■ **EXERCISE GOAL**
Below are the entries to work from; restate word for word the portion that opens with the line containing "E: -5 if State" and closes with the line containing "(A3, State 2) → 223", keeping both.

■ **EXTRACTED RECORDS**
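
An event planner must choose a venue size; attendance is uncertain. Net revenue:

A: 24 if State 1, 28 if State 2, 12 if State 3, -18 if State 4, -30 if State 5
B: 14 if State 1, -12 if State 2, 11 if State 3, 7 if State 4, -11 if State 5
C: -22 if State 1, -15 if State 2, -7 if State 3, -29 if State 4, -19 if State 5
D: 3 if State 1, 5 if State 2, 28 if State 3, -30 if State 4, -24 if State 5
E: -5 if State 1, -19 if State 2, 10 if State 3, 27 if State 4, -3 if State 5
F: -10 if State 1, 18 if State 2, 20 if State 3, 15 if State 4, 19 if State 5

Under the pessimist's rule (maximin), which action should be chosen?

F

Row minima: A=-30, B=-12, C=-29, D=-30, E=-19, F=-10
Best worst-case = -10 → F.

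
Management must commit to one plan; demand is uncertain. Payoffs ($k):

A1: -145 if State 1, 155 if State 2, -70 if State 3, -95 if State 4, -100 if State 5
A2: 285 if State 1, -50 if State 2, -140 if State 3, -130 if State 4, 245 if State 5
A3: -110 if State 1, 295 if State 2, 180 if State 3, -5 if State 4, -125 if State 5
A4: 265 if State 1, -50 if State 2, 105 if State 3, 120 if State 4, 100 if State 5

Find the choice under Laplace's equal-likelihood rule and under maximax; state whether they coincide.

laplace → A4; maximax → A3 (disagree)

Row averages: A1=-51, A2=42, A3=47, A4=108
Highest average = 108 → A4.
Row maxima: A1=155, A2=285, A3=295, A4=265
Best best-case = 295 → A3.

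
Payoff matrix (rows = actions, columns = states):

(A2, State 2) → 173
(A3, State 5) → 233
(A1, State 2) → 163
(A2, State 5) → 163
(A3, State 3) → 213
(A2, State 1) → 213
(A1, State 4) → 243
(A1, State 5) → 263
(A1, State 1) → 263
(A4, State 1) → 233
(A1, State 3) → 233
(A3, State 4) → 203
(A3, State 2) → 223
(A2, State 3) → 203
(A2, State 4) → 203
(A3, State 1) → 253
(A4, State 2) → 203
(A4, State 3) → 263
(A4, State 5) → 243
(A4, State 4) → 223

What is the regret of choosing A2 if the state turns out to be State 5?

Best payoff under State 5 is 263.
Regret = 263 − 163 = 100.

100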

■ **ANSWER SECTION**
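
E: -5 if State 1, -19 if State 2, 10 if State 3, 27 if State 4, -3 if State 5
F: -10 if State 1, 18 if State 2, 20 if State 3, 15 if State 4, 19 if State 5

Under the pessimist's rule (maximin), which action should be chosen?

F

Row minima: A=-30, B=-12, C=-29, D=-30, E=-19, F=-10
Best worst-case = -10 → F.

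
Management must commit to one plan; demand is uncertain. Payoffs ($k):

A1: -145 if State 1, 155 if State 2, -70 if State 3, -95 if State 4, -100 if State 5
A2: 285 if State 1, -50 if State 2, -140 if State 3, -130 if State 4, 245 if State 5
A3: -110 if State 1, 295 if State 2, 180 if State 3, -5 if State 4, -125 if State 5
A4: 265 if State 1, -50 if State 2, 105 if State 3, 120 if State 4, 100 if State 5

Find the choice under Laplace's equal-likelihood rule and under maximax; state whether they coincide.

laplace → A4; maximax → A3 (disagree)

Row averages: A1=-51, A2=42, A3=47, A4=108
Highest average = 108 → A4.
Row maxima: A1=155, A2=285, A3=295, A4=265
Best best-case = 295 → A3.

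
Payoff matrix (rows = actions, columns = states):

(A2, State 2) → 173
(A3, State 5) → 233
(A1, State 2) → 163
(A2, State 5) → 163
(A3, State 3) → 213
(A2, State 1) → 213
(A1, State 4) → 243
(A1, State 5) → 263
(A1, State 1) → 263
(A4, State 1) → 233
(A1, State 3) → 233
(A3, State 4) → 203
(A3, State 2) → 223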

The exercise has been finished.